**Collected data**
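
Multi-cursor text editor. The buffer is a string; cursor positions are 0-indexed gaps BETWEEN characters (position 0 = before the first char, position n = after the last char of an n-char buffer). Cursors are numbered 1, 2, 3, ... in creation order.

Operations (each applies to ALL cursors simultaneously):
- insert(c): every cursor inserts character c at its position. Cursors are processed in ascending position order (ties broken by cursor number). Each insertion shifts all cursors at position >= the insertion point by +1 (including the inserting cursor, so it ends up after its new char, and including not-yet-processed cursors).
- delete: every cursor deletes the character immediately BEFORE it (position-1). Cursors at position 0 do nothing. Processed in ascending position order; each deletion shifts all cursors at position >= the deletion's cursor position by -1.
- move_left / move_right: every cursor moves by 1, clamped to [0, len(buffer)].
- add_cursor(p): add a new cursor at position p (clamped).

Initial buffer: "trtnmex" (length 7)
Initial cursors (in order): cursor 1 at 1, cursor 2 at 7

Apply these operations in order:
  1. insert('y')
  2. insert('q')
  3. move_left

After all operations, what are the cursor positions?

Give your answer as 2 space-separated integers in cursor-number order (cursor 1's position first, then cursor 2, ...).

Answer: 2 10

Derivation:
After op 1 (insert('y')): buffer="tyrtnmexy" (len 9), cursors c1@2 c2@9, authorship .1......2
After op 2 (insert('q')): buffer="tyqrtnmexyq" (len 11), cursors c1@3 c2@11, authorship .11......22
After op 3 (move_left): buffer="tyqrtnmexyq" (len 11), cursors c1@2 c2@10, authorship .11......22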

**What the task requires**
Please retype the data above exactly, including every line.

**Your solution**
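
Multi-cursor text editor. The buffer is a string; cursor positions are 0-indexed gaps BETWEEN characters (position 0 = before the first char, position n = after the last char of an n-char buffer). Cursors are numbered 1, 2, 3, ... in creation order.

Operations (each applies to ALL cursors simultaneously):
- insert(c): every cursor inserts character c at its position. Cursors are processed in ascending position order (ties broken by cursor number). Each insertion shifts all cursors at position >= the insertion point by +1 (including the inserting cursor, so it ends up after its new char, and including not-yet-processed cursors).
- delete: every cursor deletes the character immediately BEFORE it (position-1). Cursors at position 0 do nothing. Processed in ascending position order; each deletion shifts all cursors at position >= the deletion's cursor position by -1.
- move_left / move_right: every cursor moves by 1, clamped to [0, len(buffer)].
- add_cursor(p): add a new cursor at position p (clamped).

Initial buffer: "trtnmex" (length 7)
Initial cursors (in order): cursor 1 at 1, cursor 2 at 7

Apply these operations in order:
  1. insert('y')
  2. insert('q')
  3. move_left

After all operations, what are the cursor positions?

Give your answer as 2 space-separated integers in cursor-number order (cursor 1's position first, then cursor 2, ...).

Answer: 2 10

Derivation:
After op 1 (insert('y')): buffer="tyrtnmexy" (len 9), cursors c1@2 c2@9, authorship .1......2
After op 2 (insert('q')): buffer="tyqrtnmexyq" (len 11), cursors c1@3 c2@11, authorship .11......22
After op 3 (move_left): buffer="tyqrtnmexyq" (len 11), cursors c1@2 c2@10, authorship .11......22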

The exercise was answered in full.